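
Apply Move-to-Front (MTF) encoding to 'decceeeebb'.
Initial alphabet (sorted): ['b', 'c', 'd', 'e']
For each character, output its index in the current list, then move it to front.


MTF encoding:
'd': index 2 in ['b', 'c', 'd', 'e'] -> ['d', 'b', 'c', 'e']
'e': index 3 in ['d', 'b', 'c', 'e'] -> ['e', 'd', 'b', 'c']
'c': index 3 in ['e', 'd', 'b', 'c'] -> ['c', 'e', 'd', 'b']
'c': index 0 in ['c', 'e', 'd', 'b'] -> ['c', 'e', 'd', 'b']
'e': index 1 in ['c', 'e', 'd', 'b'] -> ['e', 'c', 'd', 'b']
'e': index 0 in ['e', 'c', 'd', 'b'] -> ['e', 'c', 'd', 'b']
'e': index 0 in ['e', 'c', 'd', 'b'] -> ['e', 'c', 'd', 'b']
'e': index 0 in ['e', 'c', 'd', 'b'] -> ['e', 'c', 'd', 'b']
'b': index 3 in ['e', 'c', 'd', 'b'] -> ['b', 'e', 'c', 'd']
'b': index 0 in ['b', 'e', 'c', 'd'] -> ['b', 'e', 'c', 'd']


Output: [2, 3, 3, 0, 1, 0, 0, 0, 3, 0]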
----------
### What is expected
Could you retype all of the records above exactly as they appear?

### Task output
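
Apply Move-to-Front (MTF) encoding to 'decceeeebb'.
Initial alphabet (sorted): ['b', 'c', 'd', 'e']
For each character, output its index in the current list, then move it to front.


MTF encoding:
'd': index 2 in ['b', 'c', 'd', 'e'] -> ['d', 'b', 'c', 'e']
'e': index 3 in ['d', 'b', 'c', 'e'] -> ['e', 'd', 'b', 'c']
'c': index 3 in ['e', 'd', 'b', 'c'] -> ['c', 'e', 'd', 'b']
'c': index 0 in ['c', 'e', 'd', 'b'] -> ['c', 'e', 'd', 'b']
'e': index 1 in ['c', 'e', 'd', 'b'] -> ['e', 'c', 'd', 'b']
'e': index 0 in ['e', 'c', 'd', 'b'] -> ['e', 'c', 'd', 'b']
'e': index 0 in ['e', 'c', 'd', 'b'] -> ['e', 'c', 'd', 'b']
'e': index 0 in ['e', 'c', 'd', 'b'] -> ['e', 'c', 'd', 'b']
'b': index 3 in ['e', 'c', 'd', 'b'] -> ['b', 'e', 'c', 'd']
'b': index 0 in ['b', 'e', 'c', 'd'] -> ['b', 'e', 'c', 'd']


Output: [2, 3, 3, 0, 1, 0, 0, 0, 3, 0]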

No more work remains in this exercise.